TASK TO CARRY OUT —
Would you print the records below without changing anything?

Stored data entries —
BEGIN

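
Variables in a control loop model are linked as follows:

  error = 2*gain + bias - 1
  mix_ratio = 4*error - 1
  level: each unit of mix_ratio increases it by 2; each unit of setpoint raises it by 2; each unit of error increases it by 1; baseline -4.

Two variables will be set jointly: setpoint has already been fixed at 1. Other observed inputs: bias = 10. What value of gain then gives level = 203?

With setpoint held at 1:
Substituting into the error equation gives error = 2*gain + 9.
Substituting into the mix_ratio equation gives mix_ratio = 8*gain + 35.
Substituting into the level equation gives level = 18*gain + 77.
Solve 18*gain + 77 = 203: gain = (203 - 77) / 18 = 7.

gain = 7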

END

TASK RESULT —
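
Variables in a control loop model are linked as follows:

  error = 2*gain + bias - 1
  mix_ratio = 4*error - 1
  level: each unit of mix_ratio increases it by 2; each unit of setpoint raises it by 2; each unit of error increases it by 1; baseline -4.

Two variables will be set jointly: setpoint has already been fixed at 1. Other observed inputs: bias = 10. What value of gain then gives level = 203?

With setpoint held at 1:
Substituting into the error equation gives error = 2*gain + 9.
Substituting into the mix_ratio equation gives mix_ratio = 8*gain + 35.
Substituting into the level equation gives level = 18*gain + 77.
Solve 18*gain + 77 = 203: gain = (203 - 77) / 18 = 7.

gain = 7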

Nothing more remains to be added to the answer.